ABOUT THIS EXERCISE:
Using the material below, return exactly the lines between the one holding "3d²y/dx² + 54dy/dx + 243y = 0" and the one holding "Use separation of", inclusive, and no others.

RECORDS TO USE:

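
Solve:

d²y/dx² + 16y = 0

Characteristic equation: r² + 16 = 0
Roots: r = ±4i (complex conjugates)
General solution: y = C₁cos(4x) + C₂sin(4x)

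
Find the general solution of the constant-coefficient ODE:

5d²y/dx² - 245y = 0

Characteristic equation: 5r² - 245 = 0
Divide by 5: r² - 49 = 0
Roots: r = 7, -7 (distinct real)
General solution: y = C₁e^(7x) + C₂e^(-7x)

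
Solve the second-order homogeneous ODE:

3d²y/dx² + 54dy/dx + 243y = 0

Characteristic equation: 3r² + 54r + 243 = 0
Divide by 3: r² + 18r + 81 = 0
Factored: (r + 9)² = 0
Repeated root: r = -9
General solution: y = (C₁ + C₂x)e^(-9x)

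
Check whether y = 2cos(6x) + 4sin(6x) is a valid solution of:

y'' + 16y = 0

Verification:
y'' = -72cos(6x) - 144sin(6x)
y'' + 16y ≠ 0 (frequency mismatch: got 36 instead of 16)

No, it is not a solution.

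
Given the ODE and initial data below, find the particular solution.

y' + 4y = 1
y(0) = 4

General solution: y = 1/4 + Ce^(-4x)
Applying y(0) = 4: C = 4 - 1/4 = 15/4
Particular solution: y = 1/4 + (15/4)e^(-4x)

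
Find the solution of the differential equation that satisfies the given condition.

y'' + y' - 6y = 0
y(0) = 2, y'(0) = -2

General solution: y = C₁e^(2x) + C₂e^(-3x)
Applying ICs: C₁ = 4/5, C₂ = 6/5
Particular solution: y = (4/5)e^(2x) + (6/5)e^(-3x)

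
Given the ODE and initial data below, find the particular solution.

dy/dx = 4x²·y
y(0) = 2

General solution: y = Ce^(4x³/3)
Applying IC y(0) = 2:
Particular solution: y = 2e^(4x³/3)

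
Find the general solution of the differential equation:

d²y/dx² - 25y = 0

Characteristic equation: r² - 25 = 0
Roots: r = 5, -5 (distinct real)
General solution: y = C₁e^(5x) + C₂e^(-5x)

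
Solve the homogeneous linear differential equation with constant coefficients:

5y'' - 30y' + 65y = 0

Characteristic equation: 5r² - 30r + 65 = 0
Divide by 5: r² - 6r + 13 = 0
Roots: r = 3 ± 2i (complex conjugates)
General solution: y = e^(3x)(C₁cos(2x) + C₂sin(2x))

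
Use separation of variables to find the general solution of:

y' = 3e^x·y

Separating variables and integrating:
ln|y| = 3e^x + C

General solution: y = Ce^(3e^x)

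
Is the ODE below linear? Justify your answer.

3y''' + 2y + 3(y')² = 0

No. Nonlinear ((y')² term)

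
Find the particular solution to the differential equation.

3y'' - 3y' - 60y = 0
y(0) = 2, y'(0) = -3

General solution: y = C₁e^(5x) + C₂e^(-4x)
Applying ICs: C₁ = 5/9, C₂ = 13/9
Particular solution: y = (5/9)e^(5x) + (13/9)e^(-4x)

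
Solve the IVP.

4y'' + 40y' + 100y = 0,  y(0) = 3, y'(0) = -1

General solution: y = (C₁ + C₂x)e^(-5x)
Repeated root r = -5
Applying ICs: C₁ = 3, C₂ = 14
Particular solution: y = (3 + 14x)e^(-5x)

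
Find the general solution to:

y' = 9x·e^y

Separating variables and integrating:
-e^(-y) = 9x²/2 + C

General solution: y = -ln(C - 9x²/2)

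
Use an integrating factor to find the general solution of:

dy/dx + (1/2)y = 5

Using integrating factor method:

General solution: y = 10 + Ce^(-x/2)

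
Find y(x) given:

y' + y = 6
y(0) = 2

General solution: y = 6 + Ce^(-x)
Applying y(0) = 2: C = 2 - 6 = -4
Particular solution: y = 6 - 4e^(-x)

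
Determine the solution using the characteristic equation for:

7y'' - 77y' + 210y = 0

Characteristic equation: 7r² - 77r + 210 = 0
Divide by 7: r² - 11r + 30 = 0
Roots: r = 6, 5 (distinct real)
General solution: y = C₁e^(6x) + C₂e^(5x)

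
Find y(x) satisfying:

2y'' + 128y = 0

Characteristic equation: 2r² + 128 = 0
Divide by 2: r² + 64 = 0
Roots: r = ±8i (complex conjugates)
General solution: y = C₁cos(8x) + C₂sin(8x)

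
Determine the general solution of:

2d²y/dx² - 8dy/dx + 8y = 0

Characteristic equation: 2r² - 8r + 8 = 0
Divide by 2: r² - 4r + 4 = 0
Factored: (r - 2)² = 0
Repeated root: r = 2
General solution: y = (C₁ + C₂x)e^(2x)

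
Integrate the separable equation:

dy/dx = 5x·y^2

Separating variables and integrating:
-1/y = 5x^2/2 + C

General solution: y^-1 = (-5/2)x^2 + C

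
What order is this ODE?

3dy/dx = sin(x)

The order is 1 (highest derivative is of order 1).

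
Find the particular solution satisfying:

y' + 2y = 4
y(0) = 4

General solution: y = 2 + Ce^(-2x)
Applying y(0) = 4: C = 4 - 2 = 2
Particular solution: y = 2 + 2e^(-2x)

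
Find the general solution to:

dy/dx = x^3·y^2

Separating variables and integrating:
-1/y = x^4/4 + C

General solution: y^-1 = (-1/4)x^4 + C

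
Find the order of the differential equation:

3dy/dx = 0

The order is 1 (highest derivative is of order 1).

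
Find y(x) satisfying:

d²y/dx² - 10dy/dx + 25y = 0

Characteristic equation: r² - 10r + 25 = 0
Factored: (r - 5)² = 0
Repeated root: r = 5
General solution: y = (C₁ + C₂x)e^(5x)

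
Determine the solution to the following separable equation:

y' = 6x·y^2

Separating variables and integrating:
-1/y = 3x^2 + C

General solution: y^-1 = -3x^2 + C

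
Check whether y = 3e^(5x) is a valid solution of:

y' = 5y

Verification:
y = 3e^(5x)
y' = 15e^(5x)
5y = 15e^(5x)
y' = 5y ✓

Yes, it is a solution.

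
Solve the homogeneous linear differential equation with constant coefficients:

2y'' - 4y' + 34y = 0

Characteristic equation: 2r² - 4r + 34 = 0
Divide by 2: r² - 2r + 17 = 0
Roots: r = 1 ± 4i (complex conjugates)
General solution: y = e^x(C₁cos(4x) + C₂sin(4x))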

OUTPUT BELOW:
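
3d²y/dx² + 54dy/dx + 243y = 0

Characteristic equation: 3r² + 54r + 243 = 0
Divide by 3: r² + 18r + 81 = 0
Factored: (r + 9)² = 0
Repeated root: r = -9
General solution: y = (C₁ + C₂x)e^(-9x)

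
Check whether y = 2cos(6x) + 4sin(6x) is a valid solution of:

y'' + 16y = 0

Verification:
y'' = -72cos(6x) - 144sin(6x)
y'' + 16y ≠ 0 (frequency mismatch: got 36 instead of 16)

No, it is not a solution.

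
Given the ODE and initial data below, find the particular solution.

y' + 4y = 1
y(0) = 4

General solution: y = 1/4 + Ce^(-4x)
Applying y(0) = 4: C = 4 - 1/4 = 15/4
Particular solution: y = 1/4 + (15/4)e^(-4x)

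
Find the solution of the differential equation that satisfies the given condition.

y'' + y' - 6y = 0
y(0) = 2, y'(0) = -2

General solution: y = C₁e^(2x) + C₂e^(-3x)
Applying ICs: C₁ = 4/5, C₂ = 6/5
Particular solution: y = (4/5)e^(2x) + (6/5)e^(-3x)

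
Given the ODE and initial data below, find the particular solution.

dy/dx = 4x²·y
y(0) = 2

General solution: y = Ce^(4x³/3)
Applying IC y(0) = 2:
Particular solution: y = 2e^(4x³/3)

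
Find the general solution of the differential equation:

d²y/dx² - 25y = 0

Characteristic equation: r² - 25 = 0
Roots: r = 5, -5 (distinct real)
General solution: y = C₁e^(5x) + C₂e^(-5x)

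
Solve the homogeneous linear differential equation with constant coefficients:

5y'' - 30y' + 65y = 0

Characteristic equation: 5r² - 30r + 65 = 0
Divide by 5: r² - 6r + 13 = 0
Roots: r = 3 ± 2i (complex conjugates)
General solution: y = e^(3x)(C₁cos(2x) + C₂sin(2x))

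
Use separation of variables to find the general solution of: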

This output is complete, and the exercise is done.